• _ABOUT THIS EXERCISE_
Repeat the entries exactly as they are written.

• _EXCERPTED DATA_

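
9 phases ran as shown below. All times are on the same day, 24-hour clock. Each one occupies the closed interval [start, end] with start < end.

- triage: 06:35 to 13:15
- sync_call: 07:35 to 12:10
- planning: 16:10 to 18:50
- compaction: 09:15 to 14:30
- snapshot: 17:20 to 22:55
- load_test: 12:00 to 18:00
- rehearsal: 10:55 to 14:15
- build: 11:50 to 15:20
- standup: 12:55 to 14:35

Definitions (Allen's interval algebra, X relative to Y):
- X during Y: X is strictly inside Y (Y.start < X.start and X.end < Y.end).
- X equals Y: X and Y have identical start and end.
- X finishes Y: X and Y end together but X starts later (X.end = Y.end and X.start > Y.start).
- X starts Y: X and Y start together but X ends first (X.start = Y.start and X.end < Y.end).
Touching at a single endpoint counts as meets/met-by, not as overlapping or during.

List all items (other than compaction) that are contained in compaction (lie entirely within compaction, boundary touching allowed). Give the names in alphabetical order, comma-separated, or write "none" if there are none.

rehearsal

Target compaction = [09:15, 14:30].
build [11:50, 15:20] → overlapped-by → no.
load_test [12:00, 18:00] → overlapped-by → no.
planning [16:10, 18:50] → after → no.
rehearsal [10:55, 14:15] → during → yes.
snapshot [17:20, 22:55] → after → no.
standup [12:55, 14:35] → overlapped-by → no.
sync_call [07:35, 12:10] → overlaps → no.
triage [06:35, 13:15] → overlaps → no.
Result: rehearsal.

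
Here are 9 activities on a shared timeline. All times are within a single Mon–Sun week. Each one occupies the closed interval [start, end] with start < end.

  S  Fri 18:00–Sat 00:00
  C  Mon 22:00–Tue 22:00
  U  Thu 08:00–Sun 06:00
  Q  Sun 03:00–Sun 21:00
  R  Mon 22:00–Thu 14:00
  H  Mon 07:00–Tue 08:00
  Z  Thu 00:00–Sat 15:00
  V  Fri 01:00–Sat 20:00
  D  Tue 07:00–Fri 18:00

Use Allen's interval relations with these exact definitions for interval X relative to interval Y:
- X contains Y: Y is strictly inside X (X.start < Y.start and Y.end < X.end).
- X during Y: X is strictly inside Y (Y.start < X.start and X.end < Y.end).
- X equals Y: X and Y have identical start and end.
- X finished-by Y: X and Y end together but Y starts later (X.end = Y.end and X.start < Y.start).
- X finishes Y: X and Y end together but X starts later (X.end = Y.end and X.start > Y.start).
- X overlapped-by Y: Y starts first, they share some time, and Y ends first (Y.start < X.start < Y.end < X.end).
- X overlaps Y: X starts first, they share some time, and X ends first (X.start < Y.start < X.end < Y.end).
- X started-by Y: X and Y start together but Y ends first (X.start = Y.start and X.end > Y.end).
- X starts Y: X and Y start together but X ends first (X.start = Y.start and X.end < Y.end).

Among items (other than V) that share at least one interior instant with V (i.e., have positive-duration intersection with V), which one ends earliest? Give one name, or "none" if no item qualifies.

D

Target V = [Fri 01:00, Sat 20:00].
C [Mon 22:00, Tue 22:00] → before → excluded.
D [Tue 07:00, Fri 18:00] → overlaps → candidate.
H [Mon 07:00, Tue 08:00] → before → excluded.
Q [Sun 03:00, Sun 21:00] → after → excluded.
R [Mon 22:00, Thu 14:00] → before → excluded.
S [Fri 18:00, Sat 00:00] → during → candidate.
U [Thu 08:00, Sun 06:00] → contains → candidate.
Z [Thu 00:00, Sat 15:00] → overlaps → candidate.
Among candidates, earliest end is Fri 18:00 → D.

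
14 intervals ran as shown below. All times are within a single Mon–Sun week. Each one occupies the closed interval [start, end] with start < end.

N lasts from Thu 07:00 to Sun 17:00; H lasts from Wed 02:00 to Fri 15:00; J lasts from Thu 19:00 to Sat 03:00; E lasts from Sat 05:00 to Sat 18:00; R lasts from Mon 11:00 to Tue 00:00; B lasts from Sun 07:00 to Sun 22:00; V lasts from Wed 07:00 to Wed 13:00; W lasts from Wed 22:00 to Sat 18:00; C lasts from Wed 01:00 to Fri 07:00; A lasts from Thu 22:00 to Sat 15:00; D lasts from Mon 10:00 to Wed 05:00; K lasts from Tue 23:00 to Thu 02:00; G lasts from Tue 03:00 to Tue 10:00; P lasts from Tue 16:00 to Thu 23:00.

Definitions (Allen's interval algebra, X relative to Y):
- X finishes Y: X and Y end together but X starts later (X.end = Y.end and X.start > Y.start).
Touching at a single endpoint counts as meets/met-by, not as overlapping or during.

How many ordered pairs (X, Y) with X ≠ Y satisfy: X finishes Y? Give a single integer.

1

Checking all 182 ordered pairs for relation 'finishes'; matching pairs in alphabetical order:
(E, W): E finishes W ✓
Count: 1.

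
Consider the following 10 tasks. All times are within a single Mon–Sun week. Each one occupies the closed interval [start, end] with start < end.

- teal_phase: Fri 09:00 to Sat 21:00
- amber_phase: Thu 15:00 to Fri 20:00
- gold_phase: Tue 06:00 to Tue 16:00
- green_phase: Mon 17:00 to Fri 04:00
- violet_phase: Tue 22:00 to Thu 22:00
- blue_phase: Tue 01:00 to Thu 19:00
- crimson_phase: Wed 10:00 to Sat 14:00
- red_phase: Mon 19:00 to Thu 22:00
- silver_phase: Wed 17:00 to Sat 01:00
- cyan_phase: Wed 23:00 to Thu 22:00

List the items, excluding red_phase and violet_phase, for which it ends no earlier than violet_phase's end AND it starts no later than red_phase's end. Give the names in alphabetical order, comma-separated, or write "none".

Conditions: its end is no earlier than violet_phase's end (X.end >= Thu 22:00) AND its start is no later than red_phase's end (X.start <= Thu 22:00).
amber_phase: end Fri 20:00 >= Thu 22:00? ✓; start Thu 15:00 <= Thu 22:00? ✓ → yes.
blue_phase: end Thu 19:00 >= Thu 22:00? ✗; start Tue 01:00 <= Thu 22:00? ✓ → no.
crimson_phase: end Sat 14:00 >= Thu 22:00? ✓; start Wed 10:00 <= Thu 22:00? ✓ → yes.
cyan_phase: end Thu 22:00 >= Thu 22:00? ✓; start Wed 23:00 <= Thu 22:00? ✓ → yes.
gold_phase: end Tue 16:00 >= Thu 22:00? ✗; start Tue 06:00 <= Thu 22:00? ✓ → no.
green_phase: end Fri 04:00 >= Thu 22:00? ✓; start Mon 17:00 <= Thu 22:00? ✓ → yes.
silver_phase: end Sat 01:00 >= Thu 22:00? ✓; start Wed 17:00 <= Thu 22:00? ✓ → yes.
teal_phase: end Sat 21:00 >= Thu 22:00? ✓; start Fri 09:00 <= Thu 22:00? ✗ → no.
Result: amber_phase, crimson_phase, cyan_phase, green_phase, silver_phase.

amber_phase, crimson_phase, cyan_phase, green_phase, silver_phase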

• _RESPONSE TO THIS EXERCISE_
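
9 phases ran as shown below. All times are on the same day, 24-hour clock. Each one occupies the closed interval [start, end] with start < end.

- triage: 06:35 to 13:15
- sync_call: 07:35 to 12:10
- planning: 16:10 to 18:50
- compaction: 09:15 to 14:30
- snapshot: 17:20 to 22:55
- load_test: 12:00 to 18:00
- rehearsal: 10:55 to 14:15
- build: 11:50 to 15:20
- standup: 12:55 to 14:35

Definitions (Allen's interval algebra, X relative to Y):
- X during Y: X is strictly inside Y (Y.start < X.start and X.end < Y.end).
- X equals Y: X and Y have identical start and end.
- X finishes Y: X and Y end together but X starts later (X.end = Y.end and X.start > Y.start).
- X starts Y: X and Y start together but X ends first (X.start = Y.start and X.end < Y.end).
Touching at a single endpoint counts as meets/met-by, not as overlapping or during.

List all items (other than compaction) that are contained in compaction (lie entirely within compaction, boundary touching allowed). Give the names in alphabetical order, comma-separated, or write "none" if there are none.

rehearsal

Target compaction = [09:15, 14:30].
build [11:50, 15:20] → overlapped-by → no.
load_test [12:00, 18:00] → overlapped-by → no.
planning [16:10, 18:50] → after → no.
rehearsal [10:55, 14:15] → during → yes.
snapshot [17:20, 22:55] → after → no.
standup [12:55, 14:35] → overlapped-by → no.
sync_call [07:35, 12:10] → overlaps → no.
triage [06:35, 13:15] → overlaps → no.
Result: rehearsal.

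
Here are 9 activities on a shared timeline. All times are within a single Mon–Sun week. Each one occupies the closed interval [start, end] with start < end.

  S  Fri 18:00–Sat 00:00
  C  Mon 22:00–Tue 22:00
  U  Thu 08:00–Sun 06:00
  Q  Sun 03:00–Sun 21:00
  R  Mon 22:00–Thu 14:00
  H  Mon 07:00–Tue 08:00
  Z  Thu 00:00–Sat 15:00
  V  Fri 01:00–Sat 20:00
  D  Tue 07:00–Fri 18:00

Use Allen's interval relations with these exact definitions for interval X relative to interval Y:
- X contains Y: Y is strictly inside X (X.start < Y.start and Y.end < X.end).
- X during Y: X is strictly inside Y (Y.start < X.start and X.end < Y.end).
- X equals Y: X and Y have identical start and end.
- X finished-by Y: X and Y end together but Y starts later (X.end = Y.end and X.start < Y.start).
- X finishes Y: X and Y end together but X starts later (X.end = Y.end and X.start > Y.start).
- X overlapped-by Y: Y starts first, they share some time, and Y ends first (Y.start < X.start < Y.end < X.end).
- X overlaps Y: X starts first, they share some time, and X ends first (X.start < Y.start < X.end < Y.end).
- X started-by Y: X and Y start together but Y ends first (X.start = Y.start and X.end > Y.end).
- X starts Y: X and Y start together but X ends first (X.start = Y.start and X.end < Y.end).

Among items (other than V) that share at least one interior instant with V (i.e., have positive-duration intersection with V), which one ends earliest? Give one name, or "none" if no item qualifies.

D

Target V = [Fri 01:00, Sat 20:00].
C [Mon 22:00, Tue 22:00] → before → excluded.
D [Tue 07:00, Fri 18:00] → overlaps → candidate.
H [Mon 07:00, Tue 08:00] → before → excluded.
Q [Sun 03:00, Sun 21:00] → after → excluded.
R [Mon 22:00, Thu 14:00] → before → excluded.
S [Fri 18:00, Sat 00:00] → during → candidate.
U [Thu 08:00, Sun 06:00] → contains → candidate.
Z [Thu 00:00, Sat 15:00] → overlaps → candidate.
Among candidates, earliest end is Fri 18:00 → D.

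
14 intervals ran as shown below. All times are within a single Mon–Sun week. Each one occupies the closed interval [start, end] with start < end.

N lasts from Thu 07:00 to Sun 17:00; H lasts from Wed 02:00 to Fri 15:00; J lasts from Thu 19:00 to Sat 03:00; E lasts from Sat 05:00 to Sat 18:00; R lasts from Mon 11:00 to Tue 00:00; B lasts from Sun 07:00 to Sun 22:00; V lasts from Wed 07:00 to Wed 13:00; W lasts from Wed 22:00 to Sat 18:00; C lasts from Wed 01:00 to Fri 07:00; A lasts from Thu 22:00 to Sat 15:00; D lasts from Mon 10:00 to Wed 05:00; K lasts from Tue 23:00 to Thu 02:00; G lasts from Tue 03:00 to Tue 10:00; P lasts from Tue 16:00 to Thu 23:00.

Definitions (Allen's interval algebra, X relative to Y):
- X finishes Y: X and Y end together but X starts later (X.end = Y.end and X.start > Y.start).
Touching at a single endpoint counts as meets/met-by, not as overlapping or during.

How many ordered pairs (X, Y) with X ≠ Y satisfy: X finishes Y? Give a single integer.

1

Checking all 182 ordered pairs for relation 'finishes'; matching pairs in alphabetical order:
(E, W): E finishes W ✓
Count: 1.

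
Consider the following 10 tasks. All times are within a single Mon–Sun week. Each one occupies the closed interval [start, end] with start < end.

- teal_phase: Fri 09:00 to Sat 21:00
- amber_phase: Thu 15:00 to Fri 20:00
- gold_phase: Tue 06:00 to Tue 16:00
- green_phase: Mon 17:00 to Fri 04:00
- violet_phase: Tue 22:00 to Thu 22:00
- blue_phase: Tue 01:00 to Thu 19:00
- crimson_phase: Wed 10:00 to Sat 14:00
- red_phase: Mon 19:00 to Thu 22:00
- silver_phase: Wed 17:00 to Sat 01:00
- cyan_phase: Wed 23:00 to Thu 22:00

List the items, excluding red_phase and violet_phase, for which it ends no earlier than violet_phase's end AND it starts no later than red_phase's end. Give the names in alphabetical order, comma-separated, or write "none".

Conditions: its end is no earlier than violet_phase's end (X.end >= Thu 22:00) AND its start is no later than red_phase's end (X.start <= Thu 22:00).
amber_phase: end Fri 20:00 >= Thu 22:00? ✓; start Thu 15:00 <= Thu 22:00? ✓ → yes.
blue_phase: end Thu 19:00 >= Thu 22:00? ✗; start Tue 01:00 <= Thu 22:00? ✓ → no.
crimson_phase: end Sat 14:00 >= Thu 22:00? ✓; start Wed 10:00 <= Thu 22:00? ✓ → yes.
cyan_phase: end Thu 22:00 >= Thu 22:00? ✓; start Wed 23:00 <= Thu 22:00? ✓ → yes.
gold_phase: end Tue 16:00 >= Thu 22:00? ✗; start Tue 06:00 <= Thu 22:00? ✓ → no.
green_phase: end Fri 04:00 >= Thu 22:00? ✓; start Mon 17:00 <= Thu 22:00? ✓ → yes.
silver_phase: end Sat 01:00 >= Thu 22:00? ✓; start Wed 17:00 <= Thu 22:00? ✓ → yes.
teal_phase: end Sat 21:00 >= Thu 22:00? ✓; start Fri 09:00 <= Thu 22:00? ✗ → no.
Result: amber_phase, crimson_phase, cyan_phase, green_phase, silver_phase.

amber_phase, crimson_phase, cyan_phase, green_phase, silver_phase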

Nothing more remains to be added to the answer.